Segment Start: INFORMATION GIVEN

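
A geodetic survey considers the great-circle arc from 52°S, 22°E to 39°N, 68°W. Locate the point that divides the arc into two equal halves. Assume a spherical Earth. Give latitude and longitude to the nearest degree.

Convert each endpoint to a unit vector on the sphere (x = cos φ cos λ, y = cos φ sin λ, z = sin φ).
The central angle between the endpoints is δ = arccos(p₁·p₂) ≈ 2.090 rad (119.7°).
Interpolate at f = 1/2 with slerp weights a = sin((1−f)δ)/sin δ ≈ 0.996, b = sin(fδ)/sin δ ≈ 0.996.
p = a·p₁ + b·p₂ ≈ (0.858, -0.488, -0.158); φ = arcsin(p_z) ≈ -9.09°, λ = atan2(p_y, p_x) ≈ -29.61°.

≈ 9°S, 30°W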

Segment End: INFORMATION GIVEN

- **WHAT IS NEEDED**:
The entries above are to be retyped exactly, with nothing left out.

- **THE ANSWER**:
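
A geodetic survey considers the great-circle arc from 52°S, 22°E to 39°N, 68°W. Locate the point that divides the arc into two equal halves. Assume a spherical Earth. Give latitude and longitude to the nearest degree.

Convert each endpoint to a unit vector on the sphere (x = cos φ cos λ, y = cos φ sin λ, z = sin φ).
The central angle between the endpoints is δ = arccos(p₁·p₂) ≈ 2.090 rad (119.7°).
Interpolate at f = 1/2 with slerp weights a = sin((1−f)δ)/sin δ ≈ 0.996, b = sin(fδ)/sin δ ≈ 0.996.
p = a·p₁ + b·p₂ ≈ (0.858, -0.488, -0.158); φ = arcsin(p_z) ≈ -9.09°, λ = atan2(p_y, p_x) ≈ -29.61°.

≈ 9°S, 30°W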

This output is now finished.